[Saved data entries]
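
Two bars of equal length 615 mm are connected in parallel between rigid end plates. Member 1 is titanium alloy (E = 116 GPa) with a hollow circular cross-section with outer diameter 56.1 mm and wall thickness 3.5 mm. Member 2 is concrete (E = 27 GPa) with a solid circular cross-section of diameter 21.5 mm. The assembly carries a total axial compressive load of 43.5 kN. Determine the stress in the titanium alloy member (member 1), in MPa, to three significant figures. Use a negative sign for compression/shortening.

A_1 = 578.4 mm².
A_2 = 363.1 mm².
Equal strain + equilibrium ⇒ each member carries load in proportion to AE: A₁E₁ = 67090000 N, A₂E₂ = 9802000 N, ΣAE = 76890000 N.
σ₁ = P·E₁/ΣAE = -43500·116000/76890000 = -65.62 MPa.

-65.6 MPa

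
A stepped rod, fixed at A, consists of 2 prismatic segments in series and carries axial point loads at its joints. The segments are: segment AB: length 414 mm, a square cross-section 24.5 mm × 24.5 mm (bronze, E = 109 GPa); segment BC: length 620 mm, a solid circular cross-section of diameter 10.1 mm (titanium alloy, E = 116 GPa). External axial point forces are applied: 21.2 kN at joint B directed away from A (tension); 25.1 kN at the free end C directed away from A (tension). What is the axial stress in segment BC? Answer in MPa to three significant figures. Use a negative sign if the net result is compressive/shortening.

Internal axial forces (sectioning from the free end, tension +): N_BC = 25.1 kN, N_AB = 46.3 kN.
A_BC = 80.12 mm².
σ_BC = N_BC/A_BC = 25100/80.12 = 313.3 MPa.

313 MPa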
* * *
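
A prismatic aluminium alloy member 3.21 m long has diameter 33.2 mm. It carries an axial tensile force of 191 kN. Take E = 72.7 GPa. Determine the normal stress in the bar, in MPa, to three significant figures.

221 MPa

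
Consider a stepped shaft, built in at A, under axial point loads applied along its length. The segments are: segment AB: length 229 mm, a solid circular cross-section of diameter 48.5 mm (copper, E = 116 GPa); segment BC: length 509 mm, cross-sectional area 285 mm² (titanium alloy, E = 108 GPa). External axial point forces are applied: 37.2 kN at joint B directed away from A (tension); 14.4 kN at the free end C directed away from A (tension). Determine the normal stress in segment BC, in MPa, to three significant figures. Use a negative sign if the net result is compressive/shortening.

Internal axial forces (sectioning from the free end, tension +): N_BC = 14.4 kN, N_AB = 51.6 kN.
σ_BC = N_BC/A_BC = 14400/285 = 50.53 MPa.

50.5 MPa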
* * *
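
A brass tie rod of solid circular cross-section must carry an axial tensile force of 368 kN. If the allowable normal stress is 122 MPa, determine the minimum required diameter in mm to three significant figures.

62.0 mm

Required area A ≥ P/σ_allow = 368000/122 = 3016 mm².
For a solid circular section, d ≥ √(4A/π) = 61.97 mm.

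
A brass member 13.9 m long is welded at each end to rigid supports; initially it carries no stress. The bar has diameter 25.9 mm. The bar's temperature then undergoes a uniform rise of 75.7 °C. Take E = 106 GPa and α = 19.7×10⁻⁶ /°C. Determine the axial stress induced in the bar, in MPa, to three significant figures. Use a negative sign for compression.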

- **What you need to do**
Only the lines above starting at the line that holds "A brass tie" and ending at the line that holds "A brass member" are to be repeated, exactly and in full.

- **Result for this exercise**
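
A brass tie rod of solid circular cross-section must carry an axial tensile force of 368 kN. If the allowable normal stress is 122 MPa, determine the minimum required diameter in mm to three significant figures.

62.0 mm

Required area A ≥ P/σ_allow = 368000/122 = 3016 mm².
For a solid circular section, d ≥ √(4A/π) = 61.97 mm.

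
A brass member 13.9 m long is welded at each end to rigid supports; initially it carries no stress. The bar has diameter 25.9 mm. The bar's temperature then undergoes a uniform rise of 75.7 °C. Take E = 106 GPa and α = 19.7×10⁻⁶ /°C. Determine the axial stress induced in the bar, in MPa, to three significant figures. Use a negative sign for compression.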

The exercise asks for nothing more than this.